Data for processing
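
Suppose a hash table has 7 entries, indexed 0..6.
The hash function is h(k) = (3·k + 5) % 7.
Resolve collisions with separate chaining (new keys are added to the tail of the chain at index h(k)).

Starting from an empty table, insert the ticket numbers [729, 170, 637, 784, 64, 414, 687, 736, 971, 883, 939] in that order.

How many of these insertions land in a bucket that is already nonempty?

7

729 -> bucket 1
170 -> bucket 4
637 -> bucket 5
784 -> bucket 5 (collision)
64 -> bucket 1 (collision)
414 -> bucket 1 (collision)
687 -> bucket 1 (collision)
736 -> bucket 1 (collision)
971 -> bucket 6
883 -> bucket 1 (collision)
939 -> bucket 1 (collision)
Final buckets:
0: -
1: 729 -> 64 -> 414 -> 687 -> 736 -> 883 -> 939
2: -
3: -
4: 170
5: 637 -> 784
6: 971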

Your goal
Retype every line of the material exactly.

Result of this exercise
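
Suppose a hash table has 7 entries, indexed 0..6.
The hash function is h(k) = (3·k + 5) % 7.
Resolve collisions with separate chaining (new keys are added to the tail of the chain at index h(k)).

Starting from an empty table, insert the ticket numbers [729, 170, 637, 784, 64, 414, 687, 736, 971, 883, 939] in that order.

How many of these insertions land in a bucket that is already nonempty?

7

729 -> bucket 1
170 -> bucket 4
637 -> bucket 5
784 -> bucket 5 (collision)
64 -> bucket 1 (collision)
414 -> bucket 1 (collision)
687 -> bucket 1 (collision)
736 -> bucket 1 (collision)
971 -> bucket 6
883 -> bucket 1 (collision)
939 -> bucket 1 (collision)
Final buckets:
0: -
1: 729 -> 64 -> 414 -> 687 -> 736 -> 883 -> 939
2: -
3: -
4: 170
5: 637 -> 784
6: 971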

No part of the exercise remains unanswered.